Saved entries
□ □ □ □

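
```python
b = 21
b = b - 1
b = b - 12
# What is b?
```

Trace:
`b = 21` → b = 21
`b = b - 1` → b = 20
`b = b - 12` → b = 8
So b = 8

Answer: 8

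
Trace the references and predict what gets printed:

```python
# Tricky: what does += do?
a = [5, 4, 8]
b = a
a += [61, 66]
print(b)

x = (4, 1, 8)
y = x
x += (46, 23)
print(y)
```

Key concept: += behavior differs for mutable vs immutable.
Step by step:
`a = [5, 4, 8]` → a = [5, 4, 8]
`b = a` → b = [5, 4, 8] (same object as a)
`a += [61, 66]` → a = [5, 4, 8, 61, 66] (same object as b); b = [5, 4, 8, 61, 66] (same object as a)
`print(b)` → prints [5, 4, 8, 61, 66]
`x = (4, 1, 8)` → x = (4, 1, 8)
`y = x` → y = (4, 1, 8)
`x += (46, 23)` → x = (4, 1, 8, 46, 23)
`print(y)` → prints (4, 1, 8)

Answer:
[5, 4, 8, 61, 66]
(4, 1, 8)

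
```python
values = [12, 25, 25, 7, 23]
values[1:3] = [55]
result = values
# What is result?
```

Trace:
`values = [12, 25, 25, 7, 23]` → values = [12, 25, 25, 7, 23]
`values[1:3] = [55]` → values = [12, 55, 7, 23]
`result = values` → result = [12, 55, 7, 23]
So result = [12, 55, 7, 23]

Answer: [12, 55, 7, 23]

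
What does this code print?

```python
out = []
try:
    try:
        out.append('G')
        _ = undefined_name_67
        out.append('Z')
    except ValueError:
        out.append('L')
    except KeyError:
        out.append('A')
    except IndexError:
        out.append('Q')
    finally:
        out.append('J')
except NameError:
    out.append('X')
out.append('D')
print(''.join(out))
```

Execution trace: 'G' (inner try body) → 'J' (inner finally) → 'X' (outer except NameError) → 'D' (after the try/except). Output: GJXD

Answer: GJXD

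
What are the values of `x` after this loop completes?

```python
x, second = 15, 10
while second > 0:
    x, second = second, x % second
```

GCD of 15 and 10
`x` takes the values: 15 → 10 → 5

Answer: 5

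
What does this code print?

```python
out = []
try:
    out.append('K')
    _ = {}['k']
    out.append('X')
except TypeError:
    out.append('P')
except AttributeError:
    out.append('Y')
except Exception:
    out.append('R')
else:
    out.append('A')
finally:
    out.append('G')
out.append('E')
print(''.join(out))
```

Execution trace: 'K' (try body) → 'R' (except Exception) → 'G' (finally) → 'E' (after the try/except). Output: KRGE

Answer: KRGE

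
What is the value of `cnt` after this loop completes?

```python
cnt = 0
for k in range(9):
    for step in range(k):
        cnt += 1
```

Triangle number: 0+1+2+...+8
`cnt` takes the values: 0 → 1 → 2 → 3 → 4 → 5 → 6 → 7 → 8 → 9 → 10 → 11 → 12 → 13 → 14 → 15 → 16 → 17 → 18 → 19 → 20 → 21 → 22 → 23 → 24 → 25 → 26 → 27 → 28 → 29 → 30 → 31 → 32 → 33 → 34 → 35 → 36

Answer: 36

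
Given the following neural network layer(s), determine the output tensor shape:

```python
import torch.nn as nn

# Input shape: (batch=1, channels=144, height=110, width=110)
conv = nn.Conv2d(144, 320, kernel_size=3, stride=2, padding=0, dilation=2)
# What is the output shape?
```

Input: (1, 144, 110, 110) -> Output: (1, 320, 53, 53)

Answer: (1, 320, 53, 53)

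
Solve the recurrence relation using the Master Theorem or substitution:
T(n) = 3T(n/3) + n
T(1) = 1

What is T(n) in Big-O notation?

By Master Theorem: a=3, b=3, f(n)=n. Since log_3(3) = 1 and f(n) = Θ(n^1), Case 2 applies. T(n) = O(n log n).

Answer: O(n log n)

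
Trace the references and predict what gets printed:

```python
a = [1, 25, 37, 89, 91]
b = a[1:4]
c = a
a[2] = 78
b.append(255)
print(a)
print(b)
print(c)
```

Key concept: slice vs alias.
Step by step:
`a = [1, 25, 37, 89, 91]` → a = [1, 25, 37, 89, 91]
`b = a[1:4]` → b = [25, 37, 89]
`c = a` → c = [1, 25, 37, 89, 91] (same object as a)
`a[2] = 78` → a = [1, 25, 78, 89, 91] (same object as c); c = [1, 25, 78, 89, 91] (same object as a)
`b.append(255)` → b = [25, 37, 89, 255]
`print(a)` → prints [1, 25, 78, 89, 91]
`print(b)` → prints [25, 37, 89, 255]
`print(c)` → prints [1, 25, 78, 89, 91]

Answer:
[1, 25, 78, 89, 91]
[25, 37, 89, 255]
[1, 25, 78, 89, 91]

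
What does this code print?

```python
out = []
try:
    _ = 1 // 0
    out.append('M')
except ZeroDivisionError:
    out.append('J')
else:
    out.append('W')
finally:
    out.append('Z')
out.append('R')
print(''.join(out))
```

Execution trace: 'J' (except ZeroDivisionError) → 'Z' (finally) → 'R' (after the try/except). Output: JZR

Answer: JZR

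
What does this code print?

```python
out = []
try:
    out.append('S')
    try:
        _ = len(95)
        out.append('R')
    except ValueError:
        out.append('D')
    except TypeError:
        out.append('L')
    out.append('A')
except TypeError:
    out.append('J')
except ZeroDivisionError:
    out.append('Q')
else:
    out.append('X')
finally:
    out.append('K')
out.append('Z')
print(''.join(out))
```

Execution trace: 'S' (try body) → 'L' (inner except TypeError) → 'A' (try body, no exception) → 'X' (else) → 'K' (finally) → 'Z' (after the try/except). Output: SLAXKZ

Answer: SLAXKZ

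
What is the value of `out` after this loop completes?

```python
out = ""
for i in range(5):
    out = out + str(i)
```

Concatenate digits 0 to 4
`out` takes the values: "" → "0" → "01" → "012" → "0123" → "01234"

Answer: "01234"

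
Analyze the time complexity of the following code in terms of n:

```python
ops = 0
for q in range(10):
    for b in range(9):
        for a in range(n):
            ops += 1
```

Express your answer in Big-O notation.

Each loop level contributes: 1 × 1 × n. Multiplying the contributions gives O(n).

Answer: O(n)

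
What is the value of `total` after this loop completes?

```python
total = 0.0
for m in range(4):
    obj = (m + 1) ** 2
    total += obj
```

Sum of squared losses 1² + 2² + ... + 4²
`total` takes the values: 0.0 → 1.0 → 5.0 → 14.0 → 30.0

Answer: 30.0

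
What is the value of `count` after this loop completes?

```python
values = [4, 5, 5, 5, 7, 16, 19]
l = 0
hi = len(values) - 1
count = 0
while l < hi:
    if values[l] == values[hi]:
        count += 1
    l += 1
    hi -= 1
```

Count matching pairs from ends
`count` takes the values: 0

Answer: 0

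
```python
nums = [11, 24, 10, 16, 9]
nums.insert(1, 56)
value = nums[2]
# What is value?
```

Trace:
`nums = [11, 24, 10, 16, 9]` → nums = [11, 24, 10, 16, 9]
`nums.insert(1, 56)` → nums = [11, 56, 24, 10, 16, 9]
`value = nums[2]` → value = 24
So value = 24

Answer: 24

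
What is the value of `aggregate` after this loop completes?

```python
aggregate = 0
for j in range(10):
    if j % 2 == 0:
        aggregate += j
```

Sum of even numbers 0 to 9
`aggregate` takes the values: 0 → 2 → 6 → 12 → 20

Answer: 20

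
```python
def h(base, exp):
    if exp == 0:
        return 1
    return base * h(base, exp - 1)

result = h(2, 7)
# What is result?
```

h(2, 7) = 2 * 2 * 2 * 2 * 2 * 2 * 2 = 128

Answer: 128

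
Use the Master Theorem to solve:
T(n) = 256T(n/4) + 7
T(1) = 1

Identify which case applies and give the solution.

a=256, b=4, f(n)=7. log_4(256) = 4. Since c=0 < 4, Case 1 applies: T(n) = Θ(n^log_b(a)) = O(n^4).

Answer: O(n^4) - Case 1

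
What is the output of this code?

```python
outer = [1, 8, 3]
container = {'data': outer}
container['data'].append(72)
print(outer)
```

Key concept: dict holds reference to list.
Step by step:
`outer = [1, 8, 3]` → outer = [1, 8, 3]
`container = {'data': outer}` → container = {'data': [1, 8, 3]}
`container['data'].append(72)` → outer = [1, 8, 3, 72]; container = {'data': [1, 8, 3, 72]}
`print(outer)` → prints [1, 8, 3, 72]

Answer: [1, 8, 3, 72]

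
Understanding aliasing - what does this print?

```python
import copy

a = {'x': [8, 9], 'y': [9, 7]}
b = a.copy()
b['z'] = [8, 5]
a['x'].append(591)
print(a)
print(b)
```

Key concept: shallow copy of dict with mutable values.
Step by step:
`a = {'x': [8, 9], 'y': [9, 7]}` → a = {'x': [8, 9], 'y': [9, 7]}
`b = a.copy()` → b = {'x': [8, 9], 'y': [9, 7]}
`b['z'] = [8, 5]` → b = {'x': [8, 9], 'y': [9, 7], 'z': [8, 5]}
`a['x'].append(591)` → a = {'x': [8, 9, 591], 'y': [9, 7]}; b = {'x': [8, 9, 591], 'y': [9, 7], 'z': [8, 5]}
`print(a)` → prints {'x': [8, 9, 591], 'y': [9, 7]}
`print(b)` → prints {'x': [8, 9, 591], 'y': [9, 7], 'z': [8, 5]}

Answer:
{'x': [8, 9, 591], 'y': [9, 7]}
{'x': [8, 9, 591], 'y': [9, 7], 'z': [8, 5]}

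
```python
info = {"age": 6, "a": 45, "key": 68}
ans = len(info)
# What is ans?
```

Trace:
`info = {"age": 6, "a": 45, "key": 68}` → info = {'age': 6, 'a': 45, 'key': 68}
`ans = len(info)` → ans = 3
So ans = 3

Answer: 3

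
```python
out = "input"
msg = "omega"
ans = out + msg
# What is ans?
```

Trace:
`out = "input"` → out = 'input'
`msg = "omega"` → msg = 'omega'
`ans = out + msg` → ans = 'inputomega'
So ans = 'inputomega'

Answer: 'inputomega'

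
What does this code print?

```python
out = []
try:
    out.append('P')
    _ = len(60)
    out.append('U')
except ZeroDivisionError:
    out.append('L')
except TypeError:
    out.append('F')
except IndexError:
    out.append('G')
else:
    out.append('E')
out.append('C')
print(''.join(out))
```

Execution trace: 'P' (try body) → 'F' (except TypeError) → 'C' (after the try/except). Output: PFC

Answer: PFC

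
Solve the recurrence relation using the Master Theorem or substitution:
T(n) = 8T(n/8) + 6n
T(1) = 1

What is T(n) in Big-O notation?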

□ □ □ □

→ **What you have to do**:
Filter the records above down to the lines that hold the string "second".

→ **Answer to the exercise**:
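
x, second = 15, 10
while second > 0:
    x, second = second, x % second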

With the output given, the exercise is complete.